Source records
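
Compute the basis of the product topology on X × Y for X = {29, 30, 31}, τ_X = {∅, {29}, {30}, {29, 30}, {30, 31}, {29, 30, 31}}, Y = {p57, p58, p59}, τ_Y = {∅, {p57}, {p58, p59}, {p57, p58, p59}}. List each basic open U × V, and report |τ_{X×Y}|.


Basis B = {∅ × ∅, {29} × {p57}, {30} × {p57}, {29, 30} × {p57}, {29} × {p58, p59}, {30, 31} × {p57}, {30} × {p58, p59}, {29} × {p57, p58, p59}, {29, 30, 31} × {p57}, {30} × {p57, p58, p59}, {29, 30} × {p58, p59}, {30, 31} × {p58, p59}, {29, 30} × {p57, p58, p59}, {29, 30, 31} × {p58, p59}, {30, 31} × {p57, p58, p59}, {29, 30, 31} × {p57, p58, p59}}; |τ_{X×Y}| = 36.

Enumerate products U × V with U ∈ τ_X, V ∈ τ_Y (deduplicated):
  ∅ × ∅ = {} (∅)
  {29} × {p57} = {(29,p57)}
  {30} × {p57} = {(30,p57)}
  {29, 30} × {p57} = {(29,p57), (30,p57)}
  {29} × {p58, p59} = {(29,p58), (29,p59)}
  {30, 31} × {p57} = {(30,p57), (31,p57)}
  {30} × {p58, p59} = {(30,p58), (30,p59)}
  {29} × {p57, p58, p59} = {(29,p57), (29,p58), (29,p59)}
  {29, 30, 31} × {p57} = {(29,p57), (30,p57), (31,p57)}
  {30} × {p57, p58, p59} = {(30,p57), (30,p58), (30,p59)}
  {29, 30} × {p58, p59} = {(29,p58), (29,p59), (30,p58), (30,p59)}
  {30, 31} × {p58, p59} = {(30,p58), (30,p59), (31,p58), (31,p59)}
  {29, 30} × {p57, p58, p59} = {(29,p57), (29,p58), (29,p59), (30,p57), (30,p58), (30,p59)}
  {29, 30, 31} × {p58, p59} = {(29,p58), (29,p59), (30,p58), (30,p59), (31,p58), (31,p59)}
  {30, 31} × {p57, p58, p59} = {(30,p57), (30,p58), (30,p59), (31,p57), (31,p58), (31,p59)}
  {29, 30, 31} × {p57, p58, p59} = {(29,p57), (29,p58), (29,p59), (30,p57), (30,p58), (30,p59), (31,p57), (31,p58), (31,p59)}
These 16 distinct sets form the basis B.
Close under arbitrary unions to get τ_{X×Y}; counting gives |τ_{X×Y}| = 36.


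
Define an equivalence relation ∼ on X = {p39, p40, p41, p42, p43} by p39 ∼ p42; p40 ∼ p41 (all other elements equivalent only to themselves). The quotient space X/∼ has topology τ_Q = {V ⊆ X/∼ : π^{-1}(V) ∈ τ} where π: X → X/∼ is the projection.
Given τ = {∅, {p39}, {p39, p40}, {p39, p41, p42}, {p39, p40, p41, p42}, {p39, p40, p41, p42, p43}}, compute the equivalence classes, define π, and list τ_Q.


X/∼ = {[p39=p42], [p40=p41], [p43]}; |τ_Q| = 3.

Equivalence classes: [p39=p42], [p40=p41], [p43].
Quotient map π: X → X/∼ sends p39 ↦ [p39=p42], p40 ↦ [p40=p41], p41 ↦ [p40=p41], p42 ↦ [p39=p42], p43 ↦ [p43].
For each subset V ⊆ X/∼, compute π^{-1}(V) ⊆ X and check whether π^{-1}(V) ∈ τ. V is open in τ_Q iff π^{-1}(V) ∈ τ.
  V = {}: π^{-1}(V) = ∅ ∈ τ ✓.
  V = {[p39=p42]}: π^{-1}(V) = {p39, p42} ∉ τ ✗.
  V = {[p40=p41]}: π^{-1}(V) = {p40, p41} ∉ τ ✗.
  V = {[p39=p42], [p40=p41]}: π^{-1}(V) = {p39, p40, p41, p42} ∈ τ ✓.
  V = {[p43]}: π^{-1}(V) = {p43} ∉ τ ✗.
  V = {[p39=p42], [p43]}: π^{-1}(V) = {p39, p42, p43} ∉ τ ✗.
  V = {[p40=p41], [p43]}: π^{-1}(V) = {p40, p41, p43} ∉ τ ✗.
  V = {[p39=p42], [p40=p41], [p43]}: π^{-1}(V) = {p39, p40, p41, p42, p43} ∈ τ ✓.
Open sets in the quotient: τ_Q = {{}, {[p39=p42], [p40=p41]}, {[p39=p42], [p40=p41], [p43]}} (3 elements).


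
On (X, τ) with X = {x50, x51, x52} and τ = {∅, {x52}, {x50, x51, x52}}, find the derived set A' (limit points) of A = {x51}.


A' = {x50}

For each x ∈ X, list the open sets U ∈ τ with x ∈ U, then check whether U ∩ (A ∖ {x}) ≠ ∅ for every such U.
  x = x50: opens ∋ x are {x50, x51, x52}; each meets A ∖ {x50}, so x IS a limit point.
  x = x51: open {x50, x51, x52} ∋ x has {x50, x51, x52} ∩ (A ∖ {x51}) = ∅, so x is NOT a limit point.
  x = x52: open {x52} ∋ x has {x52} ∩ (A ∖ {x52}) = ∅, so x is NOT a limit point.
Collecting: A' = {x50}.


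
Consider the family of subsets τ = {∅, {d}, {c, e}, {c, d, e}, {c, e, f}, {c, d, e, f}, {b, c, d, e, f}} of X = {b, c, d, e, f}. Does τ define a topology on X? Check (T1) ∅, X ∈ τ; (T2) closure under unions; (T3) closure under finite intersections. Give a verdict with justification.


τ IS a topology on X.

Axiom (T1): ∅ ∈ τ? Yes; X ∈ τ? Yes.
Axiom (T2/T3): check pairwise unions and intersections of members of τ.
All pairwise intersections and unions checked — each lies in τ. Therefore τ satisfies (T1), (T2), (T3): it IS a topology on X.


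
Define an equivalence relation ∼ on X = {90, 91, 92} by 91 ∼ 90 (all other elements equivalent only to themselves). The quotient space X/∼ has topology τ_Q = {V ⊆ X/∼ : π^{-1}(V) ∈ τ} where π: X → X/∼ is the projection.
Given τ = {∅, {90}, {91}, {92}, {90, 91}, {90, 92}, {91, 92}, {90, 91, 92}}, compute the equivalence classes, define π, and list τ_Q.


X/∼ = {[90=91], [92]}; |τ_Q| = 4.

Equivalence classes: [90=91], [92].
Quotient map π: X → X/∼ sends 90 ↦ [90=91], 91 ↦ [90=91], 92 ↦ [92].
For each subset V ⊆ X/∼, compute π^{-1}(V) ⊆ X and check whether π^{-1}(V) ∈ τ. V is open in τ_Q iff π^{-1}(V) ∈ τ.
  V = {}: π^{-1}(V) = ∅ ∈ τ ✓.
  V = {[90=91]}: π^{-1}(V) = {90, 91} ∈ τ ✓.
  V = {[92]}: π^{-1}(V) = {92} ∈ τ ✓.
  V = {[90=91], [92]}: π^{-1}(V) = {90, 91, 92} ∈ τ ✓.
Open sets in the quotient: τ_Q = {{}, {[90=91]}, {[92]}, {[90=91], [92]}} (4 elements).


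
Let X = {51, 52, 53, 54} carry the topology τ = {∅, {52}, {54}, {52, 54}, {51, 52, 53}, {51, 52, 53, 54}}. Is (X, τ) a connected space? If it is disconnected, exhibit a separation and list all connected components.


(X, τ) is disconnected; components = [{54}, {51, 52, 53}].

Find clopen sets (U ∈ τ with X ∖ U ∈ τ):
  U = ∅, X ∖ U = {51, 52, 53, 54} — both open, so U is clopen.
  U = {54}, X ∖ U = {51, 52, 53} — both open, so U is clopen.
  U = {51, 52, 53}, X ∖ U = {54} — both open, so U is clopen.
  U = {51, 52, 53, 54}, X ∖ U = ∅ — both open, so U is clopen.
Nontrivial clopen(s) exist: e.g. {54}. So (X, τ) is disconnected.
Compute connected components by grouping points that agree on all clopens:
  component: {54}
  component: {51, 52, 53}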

What the task requires: Pull together all lines from the data that mention the word "where".

Written solution:
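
Define an equivalence relation ∼ on X = {p39, p40, p41, p42, p43} by p39 ∼ p42; p40 ∼ p41 (all other elements equivalent only to themselves). The quotient space X/∼ has topology τ_Q = {V ⊆ X/∼ : π^{-1}(V) ∈ τ} where π: X → X/∼ is the projection.
Define an equivalence relation ∼ on X = {90, 91, 92} by 91 ∼ 90 (all other elements equivalent only to themselves). The quotient space X/∼ has topology τ_Q = {V ⊆ X/∼ : π^{-1}(V) ∈ τ} where π: X → X/∼ is the projection.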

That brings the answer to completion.